### Listed entries
┏━━

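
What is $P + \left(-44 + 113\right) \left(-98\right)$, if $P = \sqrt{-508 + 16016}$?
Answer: $-6762 + 2 \sqrt{3877} \approx -6637.5$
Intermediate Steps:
$P = 2 \sqrt{3877}$ ($P = \sqrt{15508} = 2 \sqrt{3877} \approx 124.53$)
$P + \left(-44 + 113\right) \left(-98\right) = 2 \sqrt{3877} + \left(-44 + 113\right) \left(-98\right) = 2 \sqrt{3877} + 69 \left(-98\right) = 2 \sqrt{3877} - 6762 = -6762 + 2 \sqrt{3877}$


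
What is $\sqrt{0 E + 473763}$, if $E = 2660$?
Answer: $\sqrt{473763} \approx 688.3$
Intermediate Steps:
$\sqrt{0 E + 473763} = \sqrt{0 \cdot 2660 + 473763} = \sqrt{0 + 473763} = \sqrt{473763}$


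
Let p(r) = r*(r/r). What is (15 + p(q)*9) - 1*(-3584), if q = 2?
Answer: 3617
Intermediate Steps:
p(r) = r (p(r) = r*1 = r)
(15 + p(q)*9) - 1*(-3584) = (15 + 2*9) - 1*(-3584) = (15 + 18) + 3584 = 33 + 3584 = 3617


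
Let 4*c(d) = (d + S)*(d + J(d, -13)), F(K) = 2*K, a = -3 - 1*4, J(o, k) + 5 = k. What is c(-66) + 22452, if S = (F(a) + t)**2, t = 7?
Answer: 22809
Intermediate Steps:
J(o, k) = -5 + k
a = -7 (a = -3 - 4 = -7)
S = 49 (S = (2*(-7) + 7)**2 = (-14 + 7)**2 = (-7)**2 = 49)
c(d) = (-18 + d)*(49 + d)/4 (c(d) = ((d + 49)*(d + (-5 - 13)))/4 = ((49 + d)*(d - 18))/4 = ((49 + d)*(-18 + d))/4 = ((-18 + d)*(49 + d))/4 = (-18 + d)*(49 + d)/4)
c(-66) + 22452 = (-441/2 + (1/4)*(-66)**2 + (31/4)*(-66)) + 22452 = (-441/2 + (1/4)*4356 - 1023/2) + 22452 = (-441/2 + 1089 - 1023/2) + 22452 = 357 + 22452 = 22809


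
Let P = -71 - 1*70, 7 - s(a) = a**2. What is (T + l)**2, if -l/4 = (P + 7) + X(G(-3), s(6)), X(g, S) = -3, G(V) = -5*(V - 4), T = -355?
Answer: 37249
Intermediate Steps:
G(V) = 20 - 5*V (G(V) = -5*(-4 + V) = 20 - 5*V)
s(a) = 7 - a**2
P = -141 (P = -71 - 70 = -141)
l = 548 (l = -4*((-141 + 7) - 3) = -4*(-134 - 3) = -4*(-137) = 548)
(T + l)**2 = (-355 + 548)**2 = 193**2 = 37249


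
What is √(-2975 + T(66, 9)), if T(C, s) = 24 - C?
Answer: I*√3017 ≈ 54.927*I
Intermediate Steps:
√(-2975 + T(66, 9)) = √(-2975 + (24 - 1*66)) = √(-2975 + (24 - 66)) = √(-2975 - 42) = √(-3017) = I*√3017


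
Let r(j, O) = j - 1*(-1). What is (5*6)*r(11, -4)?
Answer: 360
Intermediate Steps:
r(j, O) = 1 + j (r(j, O) = j + 1 = 1 + j)
(5*6)*r(11, -4) = (5*6)*(1 + 11) = 30*12 = 360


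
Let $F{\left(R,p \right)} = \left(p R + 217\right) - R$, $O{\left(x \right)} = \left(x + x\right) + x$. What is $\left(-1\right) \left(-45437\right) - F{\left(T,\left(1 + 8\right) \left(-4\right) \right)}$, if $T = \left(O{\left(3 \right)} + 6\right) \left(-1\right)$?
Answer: $44665$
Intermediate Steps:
$O{\left(x \right)} = 3 x$ ($O{\left(x \right)} = 2 x + x = 3 x$)
$T = -15$ ($T = \left(3 \cdot 3 + 6\right) \left(-1\right) = \left(9 + 6\right) \left(-1\right) = 15 \left(-1\right) = -15$)
$F{\left(R,p \right)} = 217 - R + R p$ ($F{\left(R,p \right)} = \left(R p + 217\right) - R = \left(217 + R p\right) - R = 217 - R + R p$)
$\left(-1\right) \left(-45437\right) - F{\left(T,\left(1 + 8\right) \left(-4\right) \right)} = \left(-1\right) \left(-45437\right) - \left(217 - -15 - 15 \left(1 + 8\right) \left(-4\right)\right) = 45437 - \left(217 + 15 - 15 \cdot 9 \left(-4\right)\right) = 45437 - \left(217 + 15 - -540\right) = 45437 - \left(217 + 15 + 540\right) = 45437 - 772 = 44665$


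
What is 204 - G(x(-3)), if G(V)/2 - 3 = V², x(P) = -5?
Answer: 148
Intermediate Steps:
G(V) = 6 + 2*V²
204 - G(x(-3)) = 204 - (6 + 2*(-5)²) = 204 - (6 + 2*25) = 204 - (6 + 50) = 204 - 1*56 = 204 - 56 = 148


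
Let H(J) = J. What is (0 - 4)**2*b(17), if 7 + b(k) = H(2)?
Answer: -80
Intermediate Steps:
b(k) = -5 (b(k) = -7 + 2 = -5)
(0 - 4)**2*b(17) = (0 - 4)**2*(-5) = (-4)**2*(-5) = 16*(-5) = -80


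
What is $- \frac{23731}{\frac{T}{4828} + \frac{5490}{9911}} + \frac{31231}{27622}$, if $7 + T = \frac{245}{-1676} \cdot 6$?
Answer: $- \frac{90947474862997681}{2116702614502} \approx -42967.0$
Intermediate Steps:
$T = - \frac{6601}{838}$ ($T = -7 + \frac{245}{-1676} \cdot 6 = -7 + 245 \left(- \frac{1}{1676}\right) 6 = -7 - \frac{735}{838} = - \frac{6601}{838} \approx -7.8771$)
$- \frac{23731}{\frac{T}{4828} + \frac{5490}{9911}} + \frac{31231}{27622} = - \frac{23731}{- \frac{6601}{838 \cdot 4828} + \frac{5490}{9911}} + \frac{31231}{27622} = - \frac{23731}{\left(- \frac{6601}{838}\right) \frac{1}{4828} + 5490 \cdot \frac{1}{9911}} + 31231 \cdot \frac{1}{27622} = - \frac{23731}{- \frac{6601}{4045864} + \frac{5490}{9911}} + \frac{31231}{27622} = - \frac{23731}{\frac{76631041}{138749336}} + \frac{31231}{27622} = \left(-23731\right) \frac{138749336}{76631041} + \frac{31231}{27622} = - \frac{3292660492616}{76631041} + \frac{31231}{27622} = - \frac{90947474862997681}{2116702614502}$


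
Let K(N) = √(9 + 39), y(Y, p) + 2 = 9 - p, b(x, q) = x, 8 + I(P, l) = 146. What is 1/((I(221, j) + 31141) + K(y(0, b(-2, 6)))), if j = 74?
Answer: 31279/978375793 - 4*√3/978375793 ≈ 3.1963e-5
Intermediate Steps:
I(P, l) = 138 (I(P, l) = -8 + 146 = 138)
y(Y, p) = 7 - p (y(Y, p) = -2 + (9 - p) = 7 - p)
K(N) = 4*√3 (K(N) = √48 = 4*√3)
1/((I(221, j) + 31141) + K(y(0, b(-2, 6)))) = 1/((138 + 31141) + 4*√3) = 1/(31279 + 4*√3)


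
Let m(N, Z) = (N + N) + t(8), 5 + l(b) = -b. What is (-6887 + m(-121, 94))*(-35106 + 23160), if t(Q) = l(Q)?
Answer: 85318332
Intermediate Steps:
l(b) = -5 - b
t(Q) = -5 - Q
m(N, Z) = -13 + 2*N (m(N, Z) = (N + N) + (-5 - 1*8) = 2*N + (-5 - 8) = 2*N - 13 = -13 + 2*N)
(-6887 + m(-121, 94))*(-35106 + 23160) = (-6887 + (-13 + 2*(-121)))*(-35106 + 23160) = (-6887 + (-13 - 242))*(-11946) = (-6887 - 255)*(-11946) = -7142*(-11946) = 85318332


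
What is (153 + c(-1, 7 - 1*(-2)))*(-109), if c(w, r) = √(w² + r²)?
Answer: -16677 - 109*√82 ≈ -17664.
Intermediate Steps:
c(w, r) = √(r² + w²)
(153 + c(-1, 7 - 1*(-2)))*(-109) = (153 + √((7 - 1*(-2))² + (-1)²))*(-109) = (153 + √((7 + 2)² + 1))*(-109) = (153 + √(9² + 1))*(-109) = (153 + √(81 + 1))*(-109) = (153 + √82)*(-109) = -16677 - 109*√82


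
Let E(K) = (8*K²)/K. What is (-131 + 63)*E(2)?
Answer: -1088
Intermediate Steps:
E(K) = 8*K
(-131 + 63)*E(2) = (-131 + 63)*(8*2) = -68*16 = -1088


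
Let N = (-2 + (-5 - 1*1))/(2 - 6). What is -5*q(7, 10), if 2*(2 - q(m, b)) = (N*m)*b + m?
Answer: 715/2 ≈ 357.50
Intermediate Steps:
N = 2 (N = (-2 + (-5 - 1))/(-4) = (-2 - 6)*(-¼) = -8*(-¼) = 2)
q(m, b) = 2 - m/2 - b*m (q(m, b) = 2 - ((2*m)*b + m)/2 = 2 - (2*b*m + m)/2 = 2 - (m + 2*b*m)/2 = 2 + (-m/2 - b*m) = 2 - m/2 - b*m)
-5*q(7, 10) = -5*(2 - ½*7 - 1*10*7) = -5*(2 - 7/2 - 70) = -5*(-143/2) = 715/2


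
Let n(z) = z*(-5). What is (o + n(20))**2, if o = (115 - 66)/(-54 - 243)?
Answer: 885003001/88209 ≈ 10033.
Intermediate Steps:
n(z) = -5*z
o = -49/297 (o = 49/(-297) = 49*(-1/297) = -49/297 ≈ -0.16498)
(o + n(20))**2 = (-49/297 - 5*20)**2 = (-49/297 - 100)**2 = (-29749/297)**2 = 885003001/88209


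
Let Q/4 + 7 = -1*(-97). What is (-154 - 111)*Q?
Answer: -95400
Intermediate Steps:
Q = 360 (Q = -28 + 4*(-1*(-97)) = -28 + 4*97 = -28 + 388 = 360)
(-154 - 111)*Q = (-154 - 111)*360 = -265*360 = -95400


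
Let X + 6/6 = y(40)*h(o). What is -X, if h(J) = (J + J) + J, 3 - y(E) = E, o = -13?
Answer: -1442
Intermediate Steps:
y(E) = 3 - E
h(J) = 3*J (h(J) = 2*J + J = 3*J)
X = 1442 (X = -1 + (3 - 1*40)*(3*(-13)) = -1 + (3 - 40)*(-39) = -1 - 37*(-39) = -1 + 1443 = 1442)
-X = -1*1442 = -1442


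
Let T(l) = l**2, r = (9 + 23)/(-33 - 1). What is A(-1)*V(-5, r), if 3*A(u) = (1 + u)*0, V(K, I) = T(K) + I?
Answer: 0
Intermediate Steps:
r = -16/17 (r = 32/(-34) = 32*(-1/34) = -16/17 ≈ -0.94118)
V(K, I) = I + K**2 (V(K, I) = K**2 + I = I + K**2)
A(u) = 0 (A(u) = ((1 + u)*0)/3 = (1/3)*0 = 0)
A(-1)*V(-5, r) = 0*(-16/17 + (-5)**2) = 0*(-16/17 + 25) = 0*(409/17) = 0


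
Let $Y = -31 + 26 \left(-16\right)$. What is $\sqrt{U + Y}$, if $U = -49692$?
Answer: $9 i \sqrt{619} \approx 223.92 i$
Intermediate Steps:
$Y = -447$ ($Y = -31 - 416 = -447$)
$\sqrt{U + Y} = \sqrt{-49692 - 447} = \sqrt{-50139} = 9 i \sqrt{619}$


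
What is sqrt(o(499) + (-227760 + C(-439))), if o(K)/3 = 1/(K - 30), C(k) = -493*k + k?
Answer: I*sqrt(2589379485)/469 ≈ 108.5*I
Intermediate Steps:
C(k) = -492*k
o(K) = 3/(-30 + K) (o(K) = 3/(K - 30) = 3/(-30 + K))
sqrt(o(499) + (-227760 + C(-439))) = sqrt(3/(-30 + 499) + (-227760 - 492*(-439))) = sqrt(3/469 + (-227760 + 215988)) = sqrt(3*(1/469) - 11772) = sqrt(3/469 - 11772) = sqrt(-5521065/469) = I*sqrt(2589379485)/469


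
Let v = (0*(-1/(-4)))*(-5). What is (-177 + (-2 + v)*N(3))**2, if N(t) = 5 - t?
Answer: 32761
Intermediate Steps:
v = 0 (v = (0*(-1*(-1/4)))*(-5) = (0*(1/4))*(-5) = 0*(-5) = 0)
(-177 + (-2 + v)*N(3))**2 = (-177 + (-2 + 0)*(5 - 1*3))**2 = (-177 - 2*(5 - 3))**2 = (-177 - 2*2)**2 = (-177 - 4)**2 = (-181)**2 = 32761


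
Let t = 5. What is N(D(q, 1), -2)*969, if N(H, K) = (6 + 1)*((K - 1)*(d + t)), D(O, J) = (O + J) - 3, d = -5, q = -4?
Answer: 0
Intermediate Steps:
D(O, J) = -3 + J + O (D(O, J) = (J + O) - 3 = -3 + J + O)
N(H, K) = 0 (N(H, K) = (6 + 1)*((K - 1)*(-5 + 5)) = 7*((-1 + K)*0) = 7*0 = 0)
N(D(q, 1), -2)*969 = 0*969 = 0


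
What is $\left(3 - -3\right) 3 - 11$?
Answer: $7$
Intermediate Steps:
$\left(3 - -3\right) 3 - 11 = \left(3 + 3\right) 3 - 11 = 6 \cdot 3 - 11 = 18 - 11 = 7$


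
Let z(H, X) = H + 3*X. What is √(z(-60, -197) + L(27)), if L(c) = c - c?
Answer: I*√651 ≈ 25.515*I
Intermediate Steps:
L(c) = 0
√(z(-60, -197) + L(27)) = √((-60 + 3*(-197)) + 0) = √((-60 - 591) + 0) = √(-651 + 0) = √(-651) = I*√651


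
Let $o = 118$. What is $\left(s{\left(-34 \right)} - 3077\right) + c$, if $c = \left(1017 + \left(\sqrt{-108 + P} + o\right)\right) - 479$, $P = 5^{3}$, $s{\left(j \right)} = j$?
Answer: $-2455 + \sqrt{17} \approx -2450.9$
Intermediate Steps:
$P = 125$
$c = 656 + \sqrt{17}$ ($c = \left(1017 + \left(\sqrt{-108 + 125} + 118\right)\right) - 479 = \left(1017 + \left(\sqrt{17} + 118\right)\right) - 479 = \left(1017 + \left(118 + \sqrt{17}\right)\right) - 479 = \left(1135 + \sqrt{17}\right) - 479 = 656 + \sqrt{17} \approx 660.12$)
$\left(s{\left(-34 \right)} - 3077\right) + c = \left(-34 - 3077\right) + \left(656 + \sqrt{17}\right) = -3111 + \left(656 + \sqrt{17}\right) = -2455 + \sqrt{17}$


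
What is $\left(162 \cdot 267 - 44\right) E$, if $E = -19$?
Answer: $-820990$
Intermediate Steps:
$\left(162 \cdot 267 - 44\right) E = \left(162 \cdot 267 - 44\right) \left(-19\right) = \left(43254 - 44\right) \left(-19\right) = 43210 \left(-19\right) = -820990$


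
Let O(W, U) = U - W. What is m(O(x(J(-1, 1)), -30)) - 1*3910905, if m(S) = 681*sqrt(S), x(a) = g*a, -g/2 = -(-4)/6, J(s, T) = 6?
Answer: -3910905 + 681*I*sqrt(22) ≈ -3.9109e+6 + 3194.2*I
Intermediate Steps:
g = -4/3 (g = -(-8)*(-1/6) = -(-8)*(-1*1/6) = -(-8)*(-1)/6 = -2*2/3 = -4/3 ≈ -1.3333)
x(a) = -4*a/3
m(O(x(J(-1, 1)), -30)) - 1*3910905 = 681*sqrt(-30 - (-4)*6/3) - 1*3910905 = 681*sqrt(-30 - 1*(-8)) - 3910905 = 681*sqrt(-30 + 8) - 3910905 = 681*sqrt(-22) - 3910905 = 681*(I*sqrt(22)) - 3910905 = 681*I*sqrt(22) - 3910905 = -3910905 + 681*I*sqrt(22)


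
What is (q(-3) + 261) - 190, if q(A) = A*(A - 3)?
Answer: 89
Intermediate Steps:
q(A) = A*(-3 + A)
(q(-3) + 261) - 190 = (-3*(-3 - 3) + 261) - 190 = (-3*(-6) + 261) - 190 = (18 + 261) - 190 = 279 - 190 = 89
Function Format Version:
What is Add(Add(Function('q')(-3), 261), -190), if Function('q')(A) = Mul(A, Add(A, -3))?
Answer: 89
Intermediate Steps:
Function('q')(A) = Mul(A, Add(-3, A))
Add(Add(Function('q')(-3), 261), -190) = Add(Add(Mul(-3, Add(-3, -3)), 261), -190) = Add(Add(Mul(-3, -6), 261), -190) = Add(Add(18, 261), -190) = Add(279, -190) = 89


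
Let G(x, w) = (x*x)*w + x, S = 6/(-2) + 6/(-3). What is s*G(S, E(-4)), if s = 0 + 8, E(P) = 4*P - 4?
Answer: -4040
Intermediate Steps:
E(P) = -4 + 4*P
S = -5 (S = 6*(-½) + 6*(-⅓) = -3 - 2 = -5)
G(x, w) = x + w*x² (G(x, w) = x²*w + x = w*x² + x = x + w*x²)
s = 8
s*G(S, E(-4)) = 8*(-5*(1 + (-4 + 4*(-4))*(-5))) = 8*(-5*(1 + (-4 - 16)*(-5))) = 8*(-5*(1 - 20*(-5))) = 8*(-5*(1 + 100)) = 8*(-5*101) = 8*(-505) = -4040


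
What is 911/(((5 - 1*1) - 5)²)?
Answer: 911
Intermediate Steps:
911/(((5 - 1*1) - 5)²) = 911/(((5 - 1) - 5)²) = 911/((4 - 5)²) = 911/((-1)²) = 911/1 = 911*1 = 911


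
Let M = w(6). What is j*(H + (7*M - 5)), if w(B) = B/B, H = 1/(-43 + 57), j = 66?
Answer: 957/7 ≈ 136.71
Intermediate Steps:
H = 1/14 ≈ 0.071429
w(B) = 1
M = 1
j*(H + (7*M - 5)) = 66*(1/14 + (7*1 - 5)) = 66*(1/14 + (7 - 5)) = 66*(1/14 + 2) = 66*(29/14) = 957/7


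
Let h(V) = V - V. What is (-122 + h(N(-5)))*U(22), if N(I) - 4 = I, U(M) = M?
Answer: -2684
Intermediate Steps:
N(I) = 4 + I
h(V) = 0
(-122 + h(N(-5)))*U(22) = (-122 + 0)*22 = -122*22 = -2684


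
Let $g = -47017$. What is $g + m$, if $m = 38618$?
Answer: $-8399$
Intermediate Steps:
$g + m = -47017 + 38618 = -8399$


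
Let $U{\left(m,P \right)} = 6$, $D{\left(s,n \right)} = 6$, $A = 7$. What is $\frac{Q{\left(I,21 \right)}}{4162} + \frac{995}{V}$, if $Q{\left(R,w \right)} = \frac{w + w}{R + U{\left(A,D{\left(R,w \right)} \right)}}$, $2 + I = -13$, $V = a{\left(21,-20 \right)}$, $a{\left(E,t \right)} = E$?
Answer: $\frac{690182}{14567} \approx 47.38$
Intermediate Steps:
$V = 21$
$I = -15$ ($I = -2 - 13 = -15$)
$Q{\left(R,w \right)} = \frac{2 w}{6 + R}$ ($Q{\left(R,w \right)} = \frac{w + w}{R + 6} = \frac{2 w}{6 + R}$)
$\frac{Q{\left(I,21 \right)}}{4162} + \frac{995}{V} = \frac{2 \cdot 21 \frac{1}{6 - 15}}{4162} + \frac{995}{21} = 2 \cdot 21 \frac{1}{-9} \cdot \frac{1}{4162} + 995 \cdot \frac{1}{21} = 2 \cdot 21 \left(- \frac{1}{9}\right) \frac{1}{4162} + \frac{995}{21} = \left(- \frac{14}{3}\right) \frac{1}{4162} + \frac{995}{21} = - \frac{7}{6243} + \frac{995}{21} = \frac{690182}{14567}$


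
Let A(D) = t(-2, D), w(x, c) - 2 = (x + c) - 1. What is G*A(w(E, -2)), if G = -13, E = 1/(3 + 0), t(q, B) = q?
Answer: 26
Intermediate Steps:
E = ⅓ (E = 1/3 = ⅓ ≈ 0.33333)
w(x, c) = 1 + c + x (w(x, c) = 2 + ((x + c) - 1) = 2 + ((c + x) - 1) = 2 + (-1 + c + x) = 1 + c + x)
A(D) = -2
G*A(w(E, -2)) = -13*(-2) = 26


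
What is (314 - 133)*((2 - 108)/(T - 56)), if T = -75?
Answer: 19186/131 ≈ 146.46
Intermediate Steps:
(314 - 133)*((2 - 108)/(T - 56)) = (314 - 133)*((2 - 108)/(-75 - 56)) = 181*(-106/(-131)) = 181*(-106*(-1/131)) = 181*(106/131) = 19186/131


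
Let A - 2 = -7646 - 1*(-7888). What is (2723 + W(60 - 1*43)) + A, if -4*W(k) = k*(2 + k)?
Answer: 11545/4 ≈ 2886.3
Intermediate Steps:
W(k) = -k*(2 + k)/4
A = 244 (A = 2 + (-7646 - 1*(-7888)) = 2 + (-7646 + 7888) = 2 + 242 = 244)
(2723 + W(60 - 1*43)) + A = (2723 - (60 - 1*43)*(2 + (60 - 1*43))/4) + 244 = (2723 - (60 - 43)*(2 + (60 - 43))/4) + 244 = (2723 - 1/4*17*(2 + 17)) + 244 = (2723 - 1/4*17*19) + 244 = (2723 - 323/4) + 244 = 10569/4 + 244 = 11545/4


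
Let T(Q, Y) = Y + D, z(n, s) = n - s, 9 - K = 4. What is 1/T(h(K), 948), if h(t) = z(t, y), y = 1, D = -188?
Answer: 1/760 ≈ 0.0013158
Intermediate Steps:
K = 5 (K = 9 - 1*4 = 9 - 4 = 5)
h(t) = -1 + t (h(t) = t - 1*1 = t - 1 = -1 + t)
T(Q, Y) = -188 + Y (T(Q, Y) = Y - 188 = -188 + Y)
1/T(h(K), 948) = 1/(-188 + 948) = 1/760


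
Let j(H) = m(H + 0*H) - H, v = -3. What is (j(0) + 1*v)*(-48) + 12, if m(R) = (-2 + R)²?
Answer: -36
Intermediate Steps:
j(H) = (-2 + H)² - H (j(H) = (-2 + (H + 0*H))² - H = (-2 + (H + 0))² - H = (-2 + H)² - H)
(j(0) + 1*v)*(-48) + 12 = (((-2 + 0)² - 1*0) + 1*(-3))*(-48) + 12 = (((-2)² + 0) - 3)*(-48) + 12 = ((4 + 0) - 3)*(-48) + 12 = (4 - 3)*(-48) + 12 = 1*(-48) + 12 = -48 + 12 = -36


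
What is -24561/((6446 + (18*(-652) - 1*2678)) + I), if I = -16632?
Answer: 8187/8200 ≈ 0.99841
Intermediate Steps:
-24561/((6446 + (18*(-652) - 1*2678)) + I) = -24561/((6446 + (18*(-652) - 1*2678)) - 16632) = -24561/((6446 + (-11736 - 2678)) - 16632) = -24561/((6446 - 14414) - 16632) = -24561/(-7968 - 16632) = -24561/(-24600) = -24561*(-1/24600) = 8187/8200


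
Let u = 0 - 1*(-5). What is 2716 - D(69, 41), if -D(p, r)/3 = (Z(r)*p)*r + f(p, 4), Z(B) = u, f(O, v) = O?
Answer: 45358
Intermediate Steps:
u = 5 (u = 0 + 5 = 5)
Z(B) = 5
D(p, r) = -3*p - 15*p*r (D(p, r) = -3*((5*p)*r + p) = -3*(5*p*r + p) = -3*(p + 5*p*r) = -3*p - 15*p*r)
2716 - D(69, 41) = 2716 - 3*69*(-1 - 5*41) = 2716 - 3*69*(-1 - 205) = 2716 - 3*69*(-206) = 2716 - 1*(-42642) = 2716 + 42642 = 45358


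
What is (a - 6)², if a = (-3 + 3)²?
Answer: 36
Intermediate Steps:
a = 0 (a = 0² = 0)
(a - 6)² = (0 - 6)² = (-6)² = 36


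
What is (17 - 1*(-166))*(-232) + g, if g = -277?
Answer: -42733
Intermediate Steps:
(17 - 1*(-166))*(-232) + g = (17 - 1*(-166))*(-232) - 277 = (17 + 166)*(-232) - 277 = 183*(-232) - 277 = -42456 - 277 = -42733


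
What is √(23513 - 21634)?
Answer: √1879 ≈ 43.347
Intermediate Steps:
√(23513 - 21634) = √1879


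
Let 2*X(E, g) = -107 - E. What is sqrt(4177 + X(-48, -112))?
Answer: sqrt(16590)/2 ≈ 64.401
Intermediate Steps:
X(E, g) = -107/2 - E/2 (X(E, g) = (-107 - E)/2 = -107/2 - E/2)
sqrt(4177 + X(-48, -112)) = sqrt(4177 + (-107/2 - 1/2*(-48))) = sqrt(4177 + (-107/2 + 24)) = sqrt(4177 - 59/2) = sqrt(8295/2) = sqrt(16590)/2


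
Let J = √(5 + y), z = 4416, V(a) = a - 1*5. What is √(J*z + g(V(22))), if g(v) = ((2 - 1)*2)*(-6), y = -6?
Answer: 2*√(-3 + 1104*I) ≈ 46.926 + 47.053*I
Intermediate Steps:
V(a) = -5 + a (V(a) = a - 5 = -5 + a)
J = I (J = √(5 - 6) = √(-1) = I ≈ 1.0*I)
g(v) = -12 (g(v) = (1*2)*(-6) = 2*(-6) = -12)
√(J*z + g(V(22))) = √(I*4416 - 12) = √(4416*I - 12) = √(-12 + 4416*I)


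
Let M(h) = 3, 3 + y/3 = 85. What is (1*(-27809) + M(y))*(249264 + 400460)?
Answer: -18066225544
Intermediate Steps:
y = 246 (y = -9 + 3*85 = -9 + 255 = 246)
(1*(-27809) + M(y))*(249264 + 400460) = (1*(-27809) + 3)*(249264 + 400460) = (-27809 + 3)*649724 = -27806*649724 = -18066225544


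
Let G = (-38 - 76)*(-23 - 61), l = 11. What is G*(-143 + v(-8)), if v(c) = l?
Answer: -1264032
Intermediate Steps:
v(c) = 11
G = 9576 (G = -114*(-84) = 9576)
G*(-143 + v(-8)) = 9576*(-143 + 11) = 9576*(-132) = -1264032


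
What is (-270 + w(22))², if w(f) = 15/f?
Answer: 35105625/484 ≈ 72532.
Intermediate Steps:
(-270 + w(22))² = (-270 + 15/22)² = (-5925/22)² = 35105625/484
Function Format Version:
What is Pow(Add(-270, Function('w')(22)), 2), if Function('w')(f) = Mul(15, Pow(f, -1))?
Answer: Rational(35105625, 484) ≈ 72532.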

┗━━

The reply should hold only the lines of the listing above starting at the line containing "Let A(D) = t(-2, D), w(x, c)" and ending at the line containing "Answer: 1/760 ≈ 0.0013158", exactly as written.

### Exercise response
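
Let A(D) = t(-2, D), w(x, c) - 2 = (x + c) - 1. What is G*A(w(E, -2)), if G = -13, E = 1/(3 + 0), t(q, B) = q?
Answer: 26
Intermediate Steps:
E = ⅓ (E = 1/3 = ⅓ ≈ 0.33333)
w(x, c) = 1 + c + x (w(x, c) = 2 + ((x + c) - 1) = 2 + ((c + x) - 1) = 2 + (-1 + c + x) = 1 + c + x)
A(D) = -2
G*A(w(E, -2)) = -13*(-2) = 26


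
What is (314 - 133)*((2 - 108)/(T - 56)), if T = -75?
Answer: 19186/131 ≈ 146.46
Intermediate Steps:
(314 - 133)*((2 - 108)/(T - 56)) = (314 - 133)*((2 - 108)/(-75 - 56)) = 181*(-106/(-131)) = 181*(-106*(-1/131)) = 181*(106/131) = 19186/131


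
Let A - 2 = -7646 - 1*(-7888). What is (2723 + W(60 - 1*43)) + A, if -4*W(k) = k*(2 + k)?
Answer: 11545/4 ≈ 2886.3
Intermediate Steps:
W(k) = -k*(2 + k)/4
A = 244 (A = 2 + (-7646 - 1*(-7888)) = 2 + (-7646 + 7888) = 2 + 242 = 244)
(2723 + W(60 - 1*43)) + A = (2723 - (60 - 1*43)*(2 + (60 - 1*43))/4) + 244 = (2723 - (60 - 43)*(2 + (60 - 43))/4) + 244 = (2723 - 1/4*17*(2 + 17)) + 244 = (2723 - 1/4*17*19) + 244 = (2723 - 323/4) + 244 = 10569/4 + 244 = 11545/4


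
Let T(Q, Y) = Y + D, z(n, s) = n - s, 9 - K = 4. What is 1/T(h(K), 948), if h(t) = z(t, y), y = 1, D = -188?
Answer: 1/760 ≈ 0.0013158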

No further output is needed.